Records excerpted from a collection

>>

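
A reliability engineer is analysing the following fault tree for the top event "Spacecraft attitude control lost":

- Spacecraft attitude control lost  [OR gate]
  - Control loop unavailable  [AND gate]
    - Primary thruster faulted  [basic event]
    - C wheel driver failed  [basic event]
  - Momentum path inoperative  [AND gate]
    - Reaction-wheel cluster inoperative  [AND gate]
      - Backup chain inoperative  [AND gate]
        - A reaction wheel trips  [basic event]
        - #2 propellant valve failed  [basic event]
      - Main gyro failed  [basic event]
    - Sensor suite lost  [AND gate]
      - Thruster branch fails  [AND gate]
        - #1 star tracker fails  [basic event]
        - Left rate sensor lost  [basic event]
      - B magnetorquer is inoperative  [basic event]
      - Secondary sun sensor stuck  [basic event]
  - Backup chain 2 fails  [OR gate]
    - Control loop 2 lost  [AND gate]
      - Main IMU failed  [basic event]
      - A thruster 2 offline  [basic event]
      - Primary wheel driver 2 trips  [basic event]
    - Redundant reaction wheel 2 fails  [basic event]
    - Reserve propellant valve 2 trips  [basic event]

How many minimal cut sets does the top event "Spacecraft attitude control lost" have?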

<<

Exactly as shown above, return every record.

- **EXPECTED ANSWER**:
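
A reliability engineer is analysing the following fault tree for the top event "Spacecraft attitude control lost":

- Spacecraft attitude control lost  [OR gate]
  - Control loop unavailable  [AND gate]
    - Primary thruster faulted  [basic event]
    - C wheel driver failed  [basic event]
  - Momentum path inoperative  [AND gate]
    - Reaction-wheel cluster inoperative  [AND gate]
      - Backup chain inoperative  [AND gate]
        - A reaction wheel trips  [basic event]
        - #2 propellant valve failed  [basic event]
      - Main gyro failed  [basic event]
    - Sensor suite lost  [AND gate]
      - Thruster branch fails  [AND gate]
        - #1 star tracker fails  [basic event]
        - Left rate sensor lost  [basic event]
      - B magnetorquer is inoperative  [basic event]
      - Secondary sun sensor stuck  [basic event]
  - Backup chain 2 fails  [OR gate]
    - Control loop 2 lost  [AND gate]
      - Main IMU failed  [basic event]
      - A thruster 2 offline  [basic event]
      - Primary wheel driver 2 trips  [basic event]
    - Redundant reaction wheel 2 fails  [basic event]
    - Reserve propellant valve 2 trips  [basic event]

How many minimal cut sets does the top event "Spacecraft attitude control lost" have?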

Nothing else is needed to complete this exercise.